• Your assignment
All lines in the records below that hold "What" are to be shown.

[Stored items]
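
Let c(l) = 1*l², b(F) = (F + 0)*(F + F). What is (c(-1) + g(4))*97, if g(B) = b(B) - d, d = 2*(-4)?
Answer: 3977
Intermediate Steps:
d = -8
b(F) = 2*F² (b(F) = F*(2*F) = 2*F²)
c(l) = l²
g(B) = 8 + 2*B² (g(B) = 2*B² - 1*(-8) = 2*B² + 8 = 8 + 2*B²)
(c(-1) + g(4))*97 = ((-1)² + (8 + 2*4²))*97 = (1 + (8 + 2*16))*97 = (1 + (8 + 32))*97 = (1 + 40)*97 = 41*97 = 3977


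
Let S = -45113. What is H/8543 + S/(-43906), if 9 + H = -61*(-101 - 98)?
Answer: 917980139/375088958 ≈ 2.4474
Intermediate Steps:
H = 12130 (H = -9 - 61*(-101 - 98) = -9 - 61*(-199) = -9 + 12139 = 12130)
H/8543 + S/(-43906) = 12130/8543 - 45113/(-43906) = 12130*(1/8543) - 45113*(-1/43906) = 12130/8543 + 45113/43906 = 917980139/375088958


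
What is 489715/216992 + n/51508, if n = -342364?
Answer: -12266502217/2794205984 ≈ -4.3900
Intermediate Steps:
489715/216992 + n/51508 = 489715/216992 - 342364/51508 = 489715*(1/216992) - 342364*1/51508 = 489715/216992 - 85591/12877 = -12266502217/2794205984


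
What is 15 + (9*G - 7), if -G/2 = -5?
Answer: 98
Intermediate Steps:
G = 10 (G = -2*(-5) = 10)
15 + (9*G - 7) = 15 + (9*10 - 7) = 15 + (90 - 7) = 15 + 83 = 98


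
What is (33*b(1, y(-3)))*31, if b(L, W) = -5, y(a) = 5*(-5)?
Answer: -5115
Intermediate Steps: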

• Output for this exercise
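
Let c(l) = 1*l², b(F) = (F + 0)*(F + F). What is (c(-1) + g(4))*97, if g(B) = b(B) - d, d = 2*(-4)?
Let S = -45113. What is H/8543 + S/(-43906), if 9 + H = -61*(-101 - 98)?
What is 489715/216992 + n/51508, if n = -342364?
What is 15 + (9*G - 7), if -G/2 = -5?
What is (33*b(1, y(-3)))*31, if b(L, W) = -5, y(a) = 5*(-5)?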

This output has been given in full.